━━ DATASET RECORDS ━━

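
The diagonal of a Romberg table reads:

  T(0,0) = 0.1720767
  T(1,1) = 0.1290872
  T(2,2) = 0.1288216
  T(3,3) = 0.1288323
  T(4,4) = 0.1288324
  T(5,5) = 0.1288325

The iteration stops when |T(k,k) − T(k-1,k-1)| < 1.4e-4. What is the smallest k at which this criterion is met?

|T(1,1) − T(0,0)| = 0.0429895 ≥ 1.4e-4
|T(2,2) − T(1,1)| = 0.0002656 ≥ 1.4e-4
|T(3,3) − T(2,2)| = 0.0000107 < 1.4e-4

k = 3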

━━━

(ASSIGNED TASK) Copy out every line from the one containing "T(2,2) = 0.1288216" to the end of the material, both ends included.

(RESPONSE)
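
  T(2,2) = 0.1288216
  T(3,3) = 0.1288323
  T(4,4) = 0.1288324
  T(5,5) = 0.1288325

The iteration stops when |T(k,k) − T(k-1,k-1)| < 1.4e-4. What is the smallest k at which this criterion is met?

|T(1,1) − T(0,0)| = 0.0429895 ≥ 1.4e-4
|T(2,2) − T(1,1)| = 0.0002656 ≥ 1.4e-4
|T(3,3) − T(2,2)| = 0.0000107 < 1.4e-4

k = 3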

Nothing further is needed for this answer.